**TASK DETAILS**: Reproduce the records word for word, from the first line to the line containing "At alpha = 0.05 two-sided, compute".

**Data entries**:
* * *

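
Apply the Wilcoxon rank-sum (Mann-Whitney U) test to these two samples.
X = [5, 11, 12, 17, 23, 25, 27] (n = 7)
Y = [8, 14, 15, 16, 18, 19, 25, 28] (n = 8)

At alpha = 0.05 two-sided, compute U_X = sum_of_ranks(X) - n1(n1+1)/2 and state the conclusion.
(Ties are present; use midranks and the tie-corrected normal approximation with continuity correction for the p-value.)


Step 1: Combine and sort all 15 observations; assign midranks.
sorted (value, group): (5,X), (8,Y), (11,X), (12,X), (14,Y), (15,Y), (16,Y), (17,X), (18,Y), (19,Y), (23,X), (25,X), (25,Y), (27,X), (28,Y)
ranks: 5->1, 8->2, 11->3, 12->4, 14->5, 15->6, 16->7, 17->8, 18->9, 19->10, 23->11, 25->12.5, 25->12.5, 27->14, 28->15
Step 2: Rank sum for X: R1 = 1 + 3 + 4 + 8 + 11 + 12.5 + 14 = 53.5.
Step 3: U_X = R1 - n1(n1+1)/2 = 53.5 - 7*8/2 = 53.5 - 28 = 25.5.
       U_Y = n1*n2 - U_X = 56 - 25.5 = 30.5.
Step 4: Ties are present, so use the tie-corrected normal approximation (with continuity correction) for the p-value.
Step 5: p-value = 0.816801; compare to alpha = 0.05. fail to reject H0.

U_X = 25.5, p = 0.816801, fail to reject H0 at alpha = 0.05.


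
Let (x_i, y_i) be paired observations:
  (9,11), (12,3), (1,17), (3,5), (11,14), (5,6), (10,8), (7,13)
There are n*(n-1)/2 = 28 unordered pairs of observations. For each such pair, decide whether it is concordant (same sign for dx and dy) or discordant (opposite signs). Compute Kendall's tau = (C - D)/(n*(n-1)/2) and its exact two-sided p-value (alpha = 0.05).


Step 1: Enumerate the 28 unordered pairs (i,j) with i<j and classify each by sign(x_j-x_i) * sign(y_j-y_i).
  (1,2):dx=+3,dy=-8->D; (1,3):dx=-8,dy=+6->D; (1,4):dx=-6,dy=-6->C; (1,5):dx=+2,dy=+3->C
  (1,6):dx=-4,dy=-5->C; (1,7):dx=+1,dy=-3->D; (1,8):dx=-2,dy=+2->D; (2,3):dx=-11,dy=+14->D
  (2,4):dx=-9,dy=+2->D; (2,5):dx=-1,dy=+11->D; (2,6):dx=-7,dy=+3->D; (2,7):dx=-2,dy=+5->D
  (2,8):dx=-5,dy=+10->D; (3,4):dx=+2,dy=-12->D; (3,5):dx=+10,dy=-3->D; (3,6):dx=+4,dy=-11->D
  (3,7):dx=+9,dy=-9->D; (3,8):dx=+6,dy=-4->D; (4,5):dx=+8,dy=+9->C; (4,6):dx=+2,dy=+1->C
  (4,7):dx=+7,dy=+3->C; (4,8):dx=+4,dy=+8->C; (5,6):dx=-6,dy=-8->C; (5,7):dx=-1,dy=-6->C
  (5,8):dx=-4,dy=-1->C; (6,7):dx=+5,dy=+2->C; (6,8):dx=+2,dy=+7->C; (7,8):dx=-3,dy=+5->D
Step 2: C = 12, D = 16, total pairs = 28.
Step 3: tau = (C - D)/(n(n-1)/2) = (12 - 16)/28 = -0.142857.
Step 4: Exact two-sided p-value (enumerate n! = 40320 permutations of y under H0): p = 0.719544.
Step 5: alpha = 0.05. fail to reject H0.

tau_b = -0.1429 (C=12, D=16), p = 0.719544, fail to reject H0.


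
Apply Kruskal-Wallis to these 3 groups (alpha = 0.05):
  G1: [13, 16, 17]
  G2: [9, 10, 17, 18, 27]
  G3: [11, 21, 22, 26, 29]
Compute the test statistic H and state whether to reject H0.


Step 1: Combine all N = 13 observations and assign midranks.
sorted (value, group, rank): (9,G2,1), (10,G2,2), (11,G3,3), (13,G1,4), (16,G1,5), (17,G1,6.5), (17,G2,6.5), (18,G2,8), (21,G3,9), (22,G3,10), (26,G3,11), (27,G2,12), (29,G3,13)
Step 2: Sum ranks within each group.
R_1 = 15.5 (n_1 = 3)
R_2 = 29.5 (n_2 = 5)
R_3 = 46 (n_3 = 5)
Step 3: H = 12/(N(N+1)) * sum(R_i^2/n_i) - 3(N+1)
     = 12/(13*14) * (15.5^2/3 + 29.5^2/5 + 46^2/5) - 3*14
     = 0.065934 * 677.333 - 42
     = 2.659341.
Step 4: Ties present; correction factor C = 1 - 6/(13^3 - 13) = 0.997253. Corrected H = 2.659341 / 0.997253 = 2.666667.
Step 5: Under H0, H ~ chi^2(2); p-value = 0.263597.
Step 6: alpha = 0.05. fail to reject H0.

H = 2.6667, df = 2, p = 0.263597, fail to reject H0.


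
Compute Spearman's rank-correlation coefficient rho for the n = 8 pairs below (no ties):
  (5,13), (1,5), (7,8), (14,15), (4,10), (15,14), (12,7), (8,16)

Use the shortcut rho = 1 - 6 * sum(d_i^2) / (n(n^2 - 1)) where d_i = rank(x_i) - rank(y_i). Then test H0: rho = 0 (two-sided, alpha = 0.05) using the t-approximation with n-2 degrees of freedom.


Step 1: Rank x and y separately (midranks; no ties here).
rank(x): 5->3, 1->1, 7->4, 14->7, 4->2, 15->8, 12->6, 8->5
rank(y): 13->5, 5->1, 8->3, 15->7, 10->4, 14->6, 7->2, 16->8
Step 2: d_i = R_x(i) - R_y(i); compute d_i^2.
  (3-5)^2=4, (1-1)^2=0, (4-3)^2=1, (7-7)^2=0, (2-4)^2=4, (8-6)^2=4, (6-2)^2=16, (5-8)^2=9
sum(d^2) = 38.
Step 3: rho = 1 - 6*38 / (8*(8^2 - 1)) = 1 - 228/504 = 0.547619.
Step 4: Under H0, t = rho * sqrt((n-2)/(1-rho^2)) = 1.6031 ~ t(6).
Step 5: Two-sided p-value from the t-distribution with 6 df = 0.160026.
Step 6: alpha = 0.05. fail to reject H0.

rho = 0.5476, p = 0.160026, fail to reject H0 at alpha = 0.05.


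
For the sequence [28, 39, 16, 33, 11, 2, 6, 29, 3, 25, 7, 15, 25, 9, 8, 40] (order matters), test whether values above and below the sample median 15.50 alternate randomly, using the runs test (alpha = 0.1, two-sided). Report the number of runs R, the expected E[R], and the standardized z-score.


Step 1: Compute median = 15.50; label A = above, B = below.
Labels in order: AAAABBBABABBABBA  (n_A = 8, n_B = 8)
Step 2: Count runs R = 9.
Step 3: Under H0 (random ordering), E[R] = 2*n_A*n_B/(n_A+n_B) + 1 = 2*8*8/16 + 1 = 9.0000.
        Var[R] = 2*n_A*n_B*(2*n_A*n_B - n_A - n_B) / ((n_A+n_B)^2 * (n_A+n_B-1)) = 14336/3840 = 3.7333.
        SD[R] = 1.9322.
Step 4: R = E[R], so z = 0 with no continuity correction.
Step 5: Two-sided p-value via normal approximation = 2*(1 - Phi(|z|)) = 1.000000.
Step 6: alpha = 0.1. fail to reject H0.

R = 9, z = 0.0000, p = 1.000000, fail to reject H0.


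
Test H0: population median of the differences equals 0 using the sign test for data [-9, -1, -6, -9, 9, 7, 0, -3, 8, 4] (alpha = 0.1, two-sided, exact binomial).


Step 1: Discard zero differences. Original n = 10; n_eff = number of nonzero differences = 9.
Nonzero differences (with sign): -9, -1, -6, -9, +9, +7, -3, +8, +4
Step 2: Count signs: positive = 4, negative = 5.
Step 3: Under H0: P(positive) = 0.5, so the number of positives S ~ Bin(9, 0.5).
Step 4: Two-sided exact p-value = sum of Bin(9,0.5) probabilities at or below the observed probability = 1.000000.
Step 5: alpha = 0.1. fail to reject H0.

n_eff = 9, pos = 4, neg = 5, p = 1.000000, fail to reject H0.


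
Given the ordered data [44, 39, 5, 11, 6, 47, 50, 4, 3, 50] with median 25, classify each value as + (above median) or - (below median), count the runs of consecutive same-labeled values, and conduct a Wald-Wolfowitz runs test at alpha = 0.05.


Step 1: Compute median = 25; label A = above, B = below.
Labels in order: AABBBAABBA  (n_A = 5, n_B = 5)
Step 2: Count runs R = 5.
Step 3: Under H0 (random ordering), E[R] = 2*n_A*n_B/(n_A+n_B) + 1 = 2*5*5/10 + 1 = 6.0000.
        Var[R] = 2*n_A*n_B*(2*n_A*n_B - n_A - n_B) / ((n_A+n_B)^2 * (n_A+n_B-1)) = 2000/900 = 2.2222.
        SD[R] = 1.4907.
Step 4: Continuity-corrected z = (R + 0.5 - E[R]) / SD[R] = (5 + 0.5 - 6.0000) / 1.4907 = -0.3354.
Step 5: Two-sided p-value via normal approximation = 2*(1 - Phi(|z|)) = 0.737316.
Step 6: alpha = 0.05. fail to reject H0.

R = 5, z = -0.3354, p = 0.737316, fail to reject H0.


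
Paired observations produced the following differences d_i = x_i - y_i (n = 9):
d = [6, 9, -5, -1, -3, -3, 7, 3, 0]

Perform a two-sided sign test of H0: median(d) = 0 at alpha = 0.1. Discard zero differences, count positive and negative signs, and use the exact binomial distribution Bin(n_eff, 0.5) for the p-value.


Step 1: Discard zero differences. Original n = 9; n_eff = number of nonzero differences = 8.
Nonzero differences (with sign): +6, +9, -5, -1, -3, -3, +7, +3
Step 2: Count signs: positive = 4, negative = 4.
Step 3: Under H0: P(positive) = 0.5, so the number of positives S ~ Bin(8, 0.5).
Step 4: Two-sided exact p-value = sum of Bin(8,0.5) probabilities at or below the observed probability = 1.000000.
Step 5: alpha = 0.1. fail to reject H0.

n_eff = 8, pos = 4, neg = 4, p = 1.000000, fail to reject H0.


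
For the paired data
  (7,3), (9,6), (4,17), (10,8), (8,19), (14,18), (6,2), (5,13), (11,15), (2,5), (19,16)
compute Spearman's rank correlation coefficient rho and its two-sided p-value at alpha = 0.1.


Step 1: Rank x and y separately (midranks; no ties here).
rank(x): 7->5, 9->7, 4->2, 10->8, 8->6, 14->10, 6->4, 5->3, 11->9, 2->1, 19->11
rank(y): 3->2, 6->4, 17->9, 8->5, 19->11, 18->10, 2->1, 13->6, 15->7, 5->3, 16->8
Step 2: d_i = R_x(i) - R_y(i); compute d_i^2.
  (5-2)^2=9, (7-4)^2=9, (2-9)^2=49, (8-5)^2=9, (6-11)^2=25, (10-10)^2=0, (4-1)^2=9, (3-6)^2=9, (9-7)^2=4, (1-3)^2=4, (11-8)^2=9
sum(d^2) = 136.
Step 3: rho = 1 - 6*136 / (11*(11^2 - 1)) = 1 - 816/1320 = 0.381818.
Step 4: Under H0, t = rho * sqrt((n-2)/(1-rho^2)) = 1.2394 ~ t(9).
Step 5: Two-sided p-value from the t-distribution with 9 df = 0.246560.
Step 6: alpha = 0.1. fail to reject H0.

rho = 0.3818, p = 0.246560, fail to reject H0 at alpha = 0.1.


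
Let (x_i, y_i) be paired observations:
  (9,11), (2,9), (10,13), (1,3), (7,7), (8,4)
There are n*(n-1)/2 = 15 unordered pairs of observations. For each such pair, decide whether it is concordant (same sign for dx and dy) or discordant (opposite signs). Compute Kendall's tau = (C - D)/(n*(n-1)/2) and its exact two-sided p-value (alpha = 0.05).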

* * *

**SOLUTION FOR THIS TASK**:
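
Apply the Wilcoxon rank-sum (Mann-Whitney U) test to these two samples.
X = [5, 11, 12, 17, 23, 25, 27] (n = 7)
Y = [8, 14, 15, 16, 18, 19, 25, 28] (n = 8)

At alpha = 0.05 two-sided, compute U_X = sum_of_ranks(X) - n1(n1+1)/2 and state the conclusion.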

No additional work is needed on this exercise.